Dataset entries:

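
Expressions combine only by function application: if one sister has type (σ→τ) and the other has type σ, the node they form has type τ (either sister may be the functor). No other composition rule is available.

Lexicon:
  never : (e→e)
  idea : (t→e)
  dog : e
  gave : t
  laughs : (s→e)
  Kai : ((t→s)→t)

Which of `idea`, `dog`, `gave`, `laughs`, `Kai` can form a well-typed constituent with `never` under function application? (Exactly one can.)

idea : (t→e) — never needs e; idea needs t; neither fits.
dog — combines: never : (e→e) takes dog : e as argument, giving e.
gave : t — never needs e; gave needs nothing (atomic); neither fits.
laughs : (s→e) — never needs e; laughs needs s; neither fits.
Kai : ((t→s)→t) — never needs e; Kai needs (t→s); neither fits.

dog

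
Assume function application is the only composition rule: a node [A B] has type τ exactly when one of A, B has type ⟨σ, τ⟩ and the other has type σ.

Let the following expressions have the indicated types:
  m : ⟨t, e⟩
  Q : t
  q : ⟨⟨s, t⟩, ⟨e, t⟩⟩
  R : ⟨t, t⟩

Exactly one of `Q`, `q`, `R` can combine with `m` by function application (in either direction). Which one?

Q — combines: m : ⟨t, e⟩ takes Q : t as argument, giving e.
q : ⟨⟨s, t⟩, ⟨e, t⟩⟩ — neither side's domain matches the other.
R : ⟨t, t⟩ — neither side's domain matches the other.

Q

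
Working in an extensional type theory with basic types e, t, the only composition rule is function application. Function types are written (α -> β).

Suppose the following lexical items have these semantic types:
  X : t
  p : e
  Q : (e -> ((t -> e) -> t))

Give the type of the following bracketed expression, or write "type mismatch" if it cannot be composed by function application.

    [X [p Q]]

type mismatch

[p Q]: functor Q : (e -> ((t -> e) -> t)), argument p : e; result ((t -> e) -> t).
[X [p Q]]: t with ((t -> e) -> t) — neither is a function whose domain matches the other; composition fails here.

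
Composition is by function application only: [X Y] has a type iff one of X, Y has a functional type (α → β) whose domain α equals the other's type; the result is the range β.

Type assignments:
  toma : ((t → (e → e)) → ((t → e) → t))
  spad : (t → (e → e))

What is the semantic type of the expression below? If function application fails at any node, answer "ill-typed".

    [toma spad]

((t → e) → t)

[toma spad] — toma of type ((t → (e → e)) → ((t → e) → t)) combines with spad of type (t → (e → e)): type ((t → e) → t).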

-- Exercise directions --
The data should be printed again exactly, line for line.

-- Task answer --
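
Expressions combine only by function application: if one sister has type (σ→τ) and the other has type σ, the node they form has type τ (either sister may be the functor). No other composition rule is available.

Lexicon:
  never : (e→e)
  idea : (t→e)
  dog : e
  gave : t
  laughs : (s→e)
  Kai : ((t→s)→t)

Which of `idea`, `dog`, `gave`, `laughs`, `Kai` can form a well-typed constituent with `never` under function application? (Exactly one can.)

idea : (t→e) — never needs e; idea needs t; neither fits.
dog — combines: never : (e→e) takes dog : e as argument, giving e.
gave : t — never needs e; gave needs nothing (atomic); neither fits.
laughs : (s→e) — never needs e; laughs needs s; neither fits.
Kai : ((t→s)→t) — never needs e; Kai needs (t→s); neither fits.

dog

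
Assume function application is the only composition rule: a node [A B] has type τ exactly when one of A, B has type ⟨σ, τ⟩ and the other has type σ.

Let the following expressions have the indicated types:
  m : ⟨t, e⟩
  Q : t
  q : ⟨⟨s, t⟩, ⟨e, t⟩⟩
  R : ⟨t, t⟩

Exactly one of `Q`, `q`, `R` can combine with `m` by function application (in either direction). Which one?

Q — combines: m : ⟨t, e⟩ takes Q : t as argument, giving e.
q : ⟨⟨s, t⟩, ⟨e, t⟩⟩ — neither side's domain matches the other.
R : ⟨t, t⟩ — neither side's domain matches the other.

Q

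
Working in an extensional type theory with basic types e, t, the only composition rule is function application. Function types are written (α -> β).

Suppose the following lexical items have these semantic types:
  X : t
  p : e
  Q : (e -> ((t -> e) -> t))

Give the type of the following bracketed expression, or write "type mismatch" if it cannot be composed by function application.

    [X [p Q]]

type mismatch

[p Q]: functor Q : (e -> ((t -> e) -> t)), argument p : e; result ((t -> e) -> t).
[X [p Q]]: t with ((t -> e) -> t) — neither is a function whose domain matches the other; composition fails here.

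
Composition is by function application only: [X Y] has a type iff one of X, Y has a functional type (α → β) whose domain α equals the other's type; the result is the range β.

Type assignments:
  toma : ((t → (e → e)) → ((t → e) → t))
  spad : (t → (e → e))

What is the semantic type of the expression below? If function application fails at any node, answer "ill-typed".

    [toma spad]

((t → e) → t)

[toma spad] — toma of type ((t → (e → e)) → ((t → e) → t)) combines with spad of type (t → (e → e)): type ((t → e) → t).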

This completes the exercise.